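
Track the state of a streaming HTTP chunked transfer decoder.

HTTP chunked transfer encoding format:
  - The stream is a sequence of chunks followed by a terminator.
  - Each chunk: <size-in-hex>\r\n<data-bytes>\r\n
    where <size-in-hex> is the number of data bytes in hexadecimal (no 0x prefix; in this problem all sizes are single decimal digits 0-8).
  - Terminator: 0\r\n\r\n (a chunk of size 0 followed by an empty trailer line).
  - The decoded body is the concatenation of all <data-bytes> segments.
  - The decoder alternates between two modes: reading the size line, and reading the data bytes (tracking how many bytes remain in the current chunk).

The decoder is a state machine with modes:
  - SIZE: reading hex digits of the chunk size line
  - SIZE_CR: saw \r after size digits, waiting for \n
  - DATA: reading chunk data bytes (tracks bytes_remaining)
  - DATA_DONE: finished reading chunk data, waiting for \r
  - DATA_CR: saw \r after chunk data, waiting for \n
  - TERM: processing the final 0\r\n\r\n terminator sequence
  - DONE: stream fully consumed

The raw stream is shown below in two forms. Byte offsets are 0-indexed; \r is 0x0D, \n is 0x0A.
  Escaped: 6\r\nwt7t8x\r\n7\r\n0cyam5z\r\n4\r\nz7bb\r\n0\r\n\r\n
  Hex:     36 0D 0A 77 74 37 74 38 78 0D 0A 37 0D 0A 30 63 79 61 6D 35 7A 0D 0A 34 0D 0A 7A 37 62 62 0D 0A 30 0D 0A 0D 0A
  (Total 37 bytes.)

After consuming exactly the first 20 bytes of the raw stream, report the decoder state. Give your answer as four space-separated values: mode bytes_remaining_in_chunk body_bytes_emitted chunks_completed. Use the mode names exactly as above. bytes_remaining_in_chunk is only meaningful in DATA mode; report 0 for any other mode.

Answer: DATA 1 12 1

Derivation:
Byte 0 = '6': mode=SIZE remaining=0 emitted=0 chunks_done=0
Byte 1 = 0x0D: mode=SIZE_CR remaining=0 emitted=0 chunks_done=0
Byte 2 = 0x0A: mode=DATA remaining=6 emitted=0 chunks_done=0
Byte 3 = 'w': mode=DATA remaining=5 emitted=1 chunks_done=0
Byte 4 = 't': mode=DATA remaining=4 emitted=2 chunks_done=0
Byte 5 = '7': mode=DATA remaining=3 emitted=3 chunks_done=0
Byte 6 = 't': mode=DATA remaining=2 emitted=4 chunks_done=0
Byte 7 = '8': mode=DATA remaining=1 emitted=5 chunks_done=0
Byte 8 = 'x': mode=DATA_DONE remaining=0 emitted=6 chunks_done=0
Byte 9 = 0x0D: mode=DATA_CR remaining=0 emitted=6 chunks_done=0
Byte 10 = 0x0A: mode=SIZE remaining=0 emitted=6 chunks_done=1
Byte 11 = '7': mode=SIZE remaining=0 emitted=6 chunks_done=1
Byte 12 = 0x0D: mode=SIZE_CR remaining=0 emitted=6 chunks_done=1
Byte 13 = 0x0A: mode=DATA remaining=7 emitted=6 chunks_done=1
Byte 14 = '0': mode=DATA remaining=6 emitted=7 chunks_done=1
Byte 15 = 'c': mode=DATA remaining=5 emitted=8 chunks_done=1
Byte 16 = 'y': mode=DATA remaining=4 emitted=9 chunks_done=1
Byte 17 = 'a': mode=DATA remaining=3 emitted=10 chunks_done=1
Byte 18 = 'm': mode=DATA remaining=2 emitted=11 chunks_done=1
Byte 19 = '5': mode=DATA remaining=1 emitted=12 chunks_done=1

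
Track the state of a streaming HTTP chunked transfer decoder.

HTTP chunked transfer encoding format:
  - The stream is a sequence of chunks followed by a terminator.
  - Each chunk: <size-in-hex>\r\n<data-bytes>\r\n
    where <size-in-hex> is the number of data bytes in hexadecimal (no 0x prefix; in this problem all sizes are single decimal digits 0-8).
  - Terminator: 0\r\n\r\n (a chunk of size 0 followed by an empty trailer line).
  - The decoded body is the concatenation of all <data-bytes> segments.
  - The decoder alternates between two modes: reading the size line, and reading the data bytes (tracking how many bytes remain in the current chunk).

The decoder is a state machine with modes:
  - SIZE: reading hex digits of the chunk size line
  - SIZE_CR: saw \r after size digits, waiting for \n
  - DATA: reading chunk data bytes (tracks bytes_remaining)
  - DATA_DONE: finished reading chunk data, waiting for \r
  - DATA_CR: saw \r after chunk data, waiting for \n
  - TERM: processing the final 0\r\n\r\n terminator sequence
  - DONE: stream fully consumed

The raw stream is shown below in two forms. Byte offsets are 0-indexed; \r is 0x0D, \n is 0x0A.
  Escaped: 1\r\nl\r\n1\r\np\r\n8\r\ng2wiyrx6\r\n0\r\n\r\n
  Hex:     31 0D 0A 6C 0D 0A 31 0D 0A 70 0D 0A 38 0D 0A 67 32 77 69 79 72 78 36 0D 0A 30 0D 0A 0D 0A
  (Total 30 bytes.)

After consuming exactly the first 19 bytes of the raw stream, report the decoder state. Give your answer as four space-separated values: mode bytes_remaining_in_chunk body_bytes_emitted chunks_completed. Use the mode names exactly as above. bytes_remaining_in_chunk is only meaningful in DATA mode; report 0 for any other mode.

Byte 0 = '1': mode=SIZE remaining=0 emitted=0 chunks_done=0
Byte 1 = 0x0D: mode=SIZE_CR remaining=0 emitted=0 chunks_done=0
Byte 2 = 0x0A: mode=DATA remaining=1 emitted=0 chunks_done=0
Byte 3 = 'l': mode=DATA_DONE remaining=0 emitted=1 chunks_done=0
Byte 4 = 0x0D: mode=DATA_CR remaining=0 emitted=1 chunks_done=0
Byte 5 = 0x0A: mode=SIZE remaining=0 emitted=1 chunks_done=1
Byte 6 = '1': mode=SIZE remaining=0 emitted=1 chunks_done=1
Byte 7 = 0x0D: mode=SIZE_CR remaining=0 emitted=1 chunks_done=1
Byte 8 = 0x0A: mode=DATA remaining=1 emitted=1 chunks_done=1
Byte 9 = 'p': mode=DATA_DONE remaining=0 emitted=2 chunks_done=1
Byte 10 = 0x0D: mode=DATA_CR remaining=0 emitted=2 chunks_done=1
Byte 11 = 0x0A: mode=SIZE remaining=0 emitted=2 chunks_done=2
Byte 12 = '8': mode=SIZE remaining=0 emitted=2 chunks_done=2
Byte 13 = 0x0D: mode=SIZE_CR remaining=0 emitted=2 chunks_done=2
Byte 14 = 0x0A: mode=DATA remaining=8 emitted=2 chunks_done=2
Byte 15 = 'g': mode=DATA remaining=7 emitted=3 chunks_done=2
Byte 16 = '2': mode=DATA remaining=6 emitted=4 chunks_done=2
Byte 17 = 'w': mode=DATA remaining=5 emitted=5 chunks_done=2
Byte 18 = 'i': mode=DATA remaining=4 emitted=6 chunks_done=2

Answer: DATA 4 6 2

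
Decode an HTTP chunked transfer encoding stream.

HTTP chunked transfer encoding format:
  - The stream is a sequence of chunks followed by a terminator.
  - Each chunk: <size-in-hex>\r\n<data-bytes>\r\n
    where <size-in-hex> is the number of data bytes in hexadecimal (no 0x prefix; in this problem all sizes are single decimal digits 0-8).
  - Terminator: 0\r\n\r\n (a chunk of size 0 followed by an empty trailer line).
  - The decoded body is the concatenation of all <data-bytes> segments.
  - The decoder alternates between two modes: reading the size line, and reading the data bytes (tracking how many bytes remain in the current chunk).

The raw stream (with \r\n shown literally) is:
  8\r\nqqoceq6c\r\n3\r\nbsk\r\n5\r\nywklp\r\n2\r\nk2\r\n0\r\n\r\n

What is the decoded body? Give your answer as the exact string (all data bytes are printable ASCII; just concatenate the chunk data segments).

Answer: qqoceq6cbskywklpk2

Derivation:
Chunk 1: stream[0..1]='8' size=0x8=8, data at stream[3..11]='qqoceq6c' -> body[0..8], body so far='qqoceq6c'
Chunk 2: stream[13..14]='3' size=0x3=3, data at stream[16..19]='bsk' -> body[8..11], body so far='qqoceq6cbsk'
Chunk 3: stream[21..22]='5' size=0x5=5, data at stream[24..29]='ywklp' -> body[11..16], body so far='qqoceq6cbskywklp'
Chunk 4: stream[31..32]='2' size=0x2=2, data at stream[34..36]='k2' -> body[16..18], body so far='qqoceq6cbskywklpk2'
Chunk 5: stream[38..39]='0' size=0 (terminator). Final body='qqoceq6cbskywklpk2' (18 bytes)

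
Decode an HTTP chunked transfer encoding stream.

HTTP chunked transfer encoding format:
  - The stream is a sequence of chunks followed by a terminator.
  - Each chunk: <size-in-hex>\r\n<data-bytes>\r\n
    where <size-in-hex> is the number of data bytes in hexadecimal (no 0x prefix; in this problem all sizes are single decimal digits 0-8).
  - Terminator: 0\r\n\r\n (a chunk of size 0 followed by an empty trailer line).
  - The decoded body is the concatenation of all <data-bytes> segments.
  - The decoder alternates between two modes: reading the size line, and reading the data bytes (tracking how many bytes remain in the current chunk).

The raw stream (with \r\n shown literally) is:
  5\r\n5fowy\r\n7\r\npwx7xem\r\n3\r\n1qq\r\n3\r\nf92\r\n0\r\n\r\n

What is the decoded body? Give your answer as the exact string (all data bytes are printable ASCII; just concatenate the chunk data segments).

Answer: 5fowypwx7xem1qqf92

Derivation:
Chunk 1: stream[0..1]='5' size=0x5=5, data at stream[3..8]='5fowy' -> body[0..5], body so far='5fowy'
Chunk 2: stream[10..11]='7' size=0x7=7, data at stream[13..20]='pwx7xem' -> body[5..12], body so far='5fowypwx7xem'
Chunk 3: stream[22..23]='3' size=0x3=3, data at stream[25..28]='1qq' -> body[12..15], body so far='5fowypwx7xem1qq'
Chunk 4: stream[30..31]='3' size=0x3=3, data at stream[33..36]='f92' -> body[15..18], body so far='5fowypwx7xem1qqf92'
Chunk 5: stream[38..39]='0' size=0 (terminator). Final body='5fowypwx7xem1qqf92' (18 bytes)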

******************************

◆ PROBLEM DESCRIPTION
Only the lines of the data holding the string "Escaped" are wanted; copy each of them.

◆ RESULT OF THE TASK
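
  Escaped: 6\r\nwt7t8x\r\n7\r\n0cyam5z\r\n4\r\nz7bb\r\n0\r\n\r\n
  Escaped: 1\r\nl\r\n1\r\np\r\n8\r\ng2wiyrx6\r\n0\r\n\r\n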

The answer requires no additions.